• _Work item_:
Line by line, print the records exactly.

★ ★ ★ ★ ★

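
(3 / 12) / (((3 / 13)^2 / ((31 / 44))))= 5239 / 1584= 3.31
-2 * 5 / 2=-5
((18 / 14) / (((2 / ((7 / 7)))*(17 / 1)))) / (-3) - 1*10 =-2383 / 238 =-10.01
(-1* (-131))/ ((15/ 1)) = 131/ 15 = 8.73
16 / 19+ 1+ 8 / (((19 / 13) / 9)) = 51.11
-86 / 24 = -43 / 12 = -3.58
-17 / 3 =-5.67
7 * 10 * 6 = 420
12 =12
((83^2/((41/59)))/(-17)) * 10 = -4064510/697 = -5831.43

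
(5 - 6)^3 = -1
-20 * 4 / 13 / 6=-40 / 39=-1.03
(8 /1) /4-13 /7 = 1 /7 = 0.14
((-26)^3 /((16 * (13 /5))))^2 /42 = 714025 /168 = 4250.15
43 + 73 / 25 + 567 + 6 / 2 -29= 14673 / 25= 586.92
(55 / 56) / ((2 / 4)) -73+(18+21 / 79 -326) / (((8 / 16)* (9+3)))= -811747 / 6636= -122.32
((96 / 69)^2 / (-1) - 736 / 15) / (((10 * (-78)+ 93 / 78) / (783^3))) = 1683739406471616 / 53558605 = 31437327.51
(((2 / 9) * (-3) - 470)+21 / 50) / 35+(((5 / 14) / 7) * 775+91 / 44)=22778177 / 808500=28.17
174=174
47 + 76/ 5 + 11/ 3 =988/ 15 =65.87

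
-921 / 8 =-115.12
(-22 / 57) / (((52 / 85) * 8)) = -935 / 11856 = -0.08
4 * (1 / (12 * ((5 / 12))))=4 / 5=0.80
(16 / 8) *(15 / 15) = 2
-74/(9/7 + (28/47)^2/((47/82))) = -38.85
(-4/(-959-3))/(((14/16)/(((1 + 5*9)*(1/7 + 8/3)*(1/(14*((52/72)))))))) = 130272/2144779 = 0.06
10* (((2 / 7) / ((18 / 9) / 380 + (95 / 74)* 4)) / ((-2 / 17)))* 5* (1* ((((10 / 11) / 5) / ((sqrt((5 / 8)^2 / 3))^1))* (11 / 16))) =-1195100* sqrt(3) / 252959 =-8.18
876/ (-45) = -292/ 15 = -19.47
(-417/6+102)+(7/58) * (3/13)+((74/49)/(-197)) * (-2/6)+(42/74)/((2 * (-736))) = 19342775522957/594613061952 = 32.53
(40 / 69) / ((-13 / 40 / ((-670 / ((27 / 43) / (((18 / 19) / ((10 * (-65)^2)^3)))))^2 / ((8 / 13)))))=-16600322 / 31878588994402545538330078125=-0.00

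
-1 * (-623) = 623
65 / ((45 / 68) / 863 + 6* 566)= 3814460 / 199290909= 0.02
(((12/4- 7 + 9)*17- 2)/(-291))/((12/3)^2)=-83/4656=-0.02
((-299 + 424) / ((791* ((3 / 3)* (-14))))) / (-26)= 125 / 287924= 0.00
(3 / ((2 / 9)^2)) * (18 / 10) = 2187 / 20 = 109.35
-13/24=-0.54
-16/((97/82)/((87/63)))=-38048/2037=-18.68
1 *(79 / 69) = 79 / 69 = 1.14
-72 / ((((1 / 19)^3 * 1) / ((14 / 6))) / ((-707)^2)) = -575982000888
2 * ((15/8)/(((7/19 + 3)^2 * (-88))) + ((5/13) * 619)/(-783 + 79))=-1158865/1703936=-0.68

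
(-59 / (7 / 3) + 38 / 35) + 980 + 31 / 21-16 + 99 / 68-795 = 147.73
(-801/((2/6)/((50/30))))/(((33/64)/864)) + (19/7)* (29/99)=-422788139/63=-6710922.84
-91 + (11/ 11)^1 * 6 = -85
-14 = -14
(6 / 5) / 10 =3 / 25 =0.12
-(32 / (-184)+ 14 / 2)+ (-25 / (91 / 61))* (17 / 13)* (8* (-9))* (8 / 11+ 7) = 3647159959 / 299299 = 12185.67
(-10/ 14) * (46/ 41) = -230/ 287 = -0.80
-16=-16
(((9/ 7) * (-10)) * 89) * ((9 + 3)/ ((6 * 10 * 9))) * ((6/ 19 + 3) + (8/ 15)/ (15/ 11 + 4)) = -10222006/ 117705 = -86.84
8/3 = 2.67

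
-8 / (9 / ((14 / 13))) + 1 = 5 / 117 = 0.04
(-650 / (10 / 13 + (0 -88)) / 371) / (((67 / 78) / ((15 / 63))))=0.01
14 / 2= 7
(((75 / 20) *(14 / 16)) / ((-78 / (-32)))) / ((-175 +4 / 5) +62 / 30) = -525 / 67132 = -0.01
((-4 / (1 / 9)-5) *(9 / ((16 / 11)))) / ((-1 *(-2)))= -4059 / 32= -126.84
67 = 67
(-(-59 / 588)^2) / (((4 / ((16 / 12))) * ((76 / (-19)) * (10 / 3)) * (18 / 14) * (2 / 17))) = 59177 / 35562240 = 0.00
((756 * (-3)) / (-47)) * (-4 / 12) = -756 / 47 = -16.09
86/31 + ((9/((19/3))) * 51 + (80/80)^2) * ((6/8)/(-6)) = -7551/1178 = -6.41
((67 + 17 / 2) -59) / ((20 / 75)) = 495 / 8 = 61.88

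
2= 2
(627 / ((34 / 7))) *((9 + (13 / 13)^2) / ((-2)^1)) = -21945 / 34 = -645.44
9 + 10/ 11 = 9.91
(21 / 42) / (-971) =-1 / 1942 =-0.00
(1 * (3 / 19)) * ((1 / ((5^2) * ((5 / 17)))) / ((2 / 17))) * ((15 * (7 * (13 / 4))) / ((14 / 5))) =33813 / 1520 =22.25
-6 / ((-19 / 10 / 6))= 360 / 19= 18.95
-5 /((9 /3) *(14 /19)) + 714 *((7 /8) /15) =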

★ ★ ★ ★ ★

• _Result for this exercise_:
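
(3 / 12) / (((3 / 13)^2 / ((31 / 44))))= 5239 / 1584= 3.31
-2 * 5 / 2=-5
((18 / 14) / (((2 / ((7 / 7)))*(17 / 1)))) / (-3) - 1*10 =-2383 / 238 =-10.01
(-1* (-131))/ ((15/ 1)) = 131/ 15 = 8.73
16 / 19+ 1+ 8 / (((19 / 13) / 9)) = 51.11
-86 / 24 = -43 / 12 = -3.58
-17 / 3 =-5.67
7 * 10 * 6 = 420
12 =12
((83^2/((41/59)))/(-17)) * 10 = -4064510/697 = -5831.43

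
(5 - 6)^3 = -1
-20 * 4 / 13 / 6=-40 / 39=-1.03
(8 /1) /4-13 /7 = 1 /7 = 0.14
((-26)^3 /((16 * (13 /5))))^2 /42 = 714025 /168 = 4250.15
43 + 73 / 25 + 567 + 6 / 2 -29= 14673 / 25= 586.92
(55 / 56) / ((2 / 4)) -73+(18+21 / 79 -326) / (((8 / 16)* (9+3)))= -811747 / 6636= -122.32
((96 / 69)^2 / (-1) - 736 / 15) / (((10 * (-78)+ 93 / 78) / (783^3))) = 1683739406471616 / 53558605 = 31437327.51
(((2 / 9) * (-3) - 470)+21 / 50) / 35+(((5 / 14) / 7) * 775+91 / 44)=22778177 / 808500=28.17
174=174
47 + 76/ 5 + 11/ 3 =988/ 15 =65.87

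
-921 / 8 =-115.12
(-22 / 57) / (((52 / 85) * 8)) = -935 / 11856 = -0.08
4 * (1 / (12 * ((5 / 12))))=4 / 5=0.80
(16 / 8) *(15 / 15) = 2
-74/(9/7 + (28/47)^2/((47/82))) = -38.85
(-4/(-959-3))/(((14/16)/(((1 + 5*9)*(1/7 + 8/3)*(1/(14*((52/72)))))))) = 130272/2144779 = 0.06
10* (((2 / 7) / ((18 / 9) / 380 + (95 / 74)* 4)) / ((-2 / 17)))* 5* (1* ((((10 / 11) / 5) / ((sqrt((5 / 8)^2 / 3))^1))* (11 / 16))) =-1195100* sqrt(3) / 252959 =-8.18
876/ (-45) = -292/ 15 = -19.47
(-417/6+102)+(7/58) * (3/13)+((74/49)/(-197)) * (-2/6)+(42/74)/((2 * (-736))) = 19342775522957/594613061952 = 32.53
(40 / 69) / ((-13 / 40 / ((-670 / ((27 / 43) / (((18 / 19) / ((10 * (-65)^2)^3)))))^2 / ((8 / 13)))))=-16600322 / 31878588994402545538330078125=-0.00

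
-1 * (-623) = 623
65 / ((45 / 68) / 863 + 6* 566)= 3814460 / 199290909= 0.02
(((12/4- 7 + 9)*17- 2)/(-291))/((12/3)^2)=-83/4656=-0.02
((-299 + 424) / ((791* ((3 / 3)* (-14))))) / (-26)= 125 / 287924= 0.00
(3 / ((2 / 9)^2)) * (18 / 10) = 2187 / 20 = 109.35
-13/24=-0.54
-16/((97/82)/((87/63)))=-38048/2037=-18.68
1 *(79 / 69) = 79 / 69 = 1.14
-72 / ((((1 / 19)^3 * 1) / ((14 / 6))) / ((-707)^2)) = -575982000888
2 * ((15/8)/(((7/19 + 3)^2 * (-88))) + ((5/13) * 619)/(-783 + 79))=-1158865/1703936=-0.68

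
(-59 / (7 / 3) + 38 / 35) + 980 + 31 / 21-16 + 99 / 68-795 = 147.73
(-801/((2/6)/((50/30))))/(((33/64)/864)) + (19/7)* (29/99)=-422788139/63=-6710922.84
-91 + (11/ 11)^1 * 6 = -85
-14 = -14
(6 / 5) / 10 =3 / 25 =0.12
-(32 / (-184)+ 14 / 2)+ (-25 / (91 / 61))* (17 / 13)* (8* (-9))* (8 / 11+ 7) = 3647159959 / 299299 = 12185.67
(-10/ 14) * (46/ 41) = -230/ 287 = -0.80
-16=-16
(((9/ 7) * (-10)) * 89) * ((9 + 3)/ ((6 * 10 * 9))) * ((6/ 19 + 3) + (8/ 15)/ (15/ 11 + 4)) = -10222006/ 117705 = -86.84
8/3 = 2.67

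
-8 / (9 / ((14 / 13))) + 1 = 5 / 117 = 0.04
(-650 / (10 / 13 + (0 -88)) / 371) / (((67 / 78) / ((15 / 63))))=0.01
14 / 2= 7
(((75 / 20) *(14 / 16)) / ((-78 / (-32)))) / ((-175 +4 / 5) +62 / 30) = -525 / 67132 = -0.01
((-4 / (1 / 9)-5) *(9 / ((16 / 11)))) / ((-1 *(-2)))= -4059 / 32= -126.84
67 = 67
(-(-59 / 588)^2) / (((4 / ((16 / 12))) * ((76 / (-19)) * (10 / 3)) * (18 / 14) * (2 / 17))) = 59177 / 35562240 = 0.00
((756 * (-3)) / (-47)) * (-4 / 12) = -756 / 47 = -16.09
86/31 + ((9/((19/3))) * 51 + (80/80)^2) * ((6/8)/(-6)) = -7551/1178 = -6.41
((67 + 17 / 2) -59) / ((20 / 75)) = 495 / 8 = 61.88

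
2= 2
(627 / ((34 / 7))) *((9 + (13 / 13)^2) / ((-2)^1)) = -21945 / 34 = -645.44
9 + 10/ 11 = 9.91
(21 / 42) / (-971) =-1 / 1942 =-0.00
(1 * (3 / 19)) * ((1 / ((5^2) * ((5 / 17)))) / ((2 / 17))) * ((15 * (7 * (13 / 4))) / ((14 / 5))) =33813 / 1520 =22.25
-6 / ((-19 / 10 / 6))= 360 / 19= 18.95
-5 /((9 /3) *(14 /19)) + 714 *((7 /8) /15) =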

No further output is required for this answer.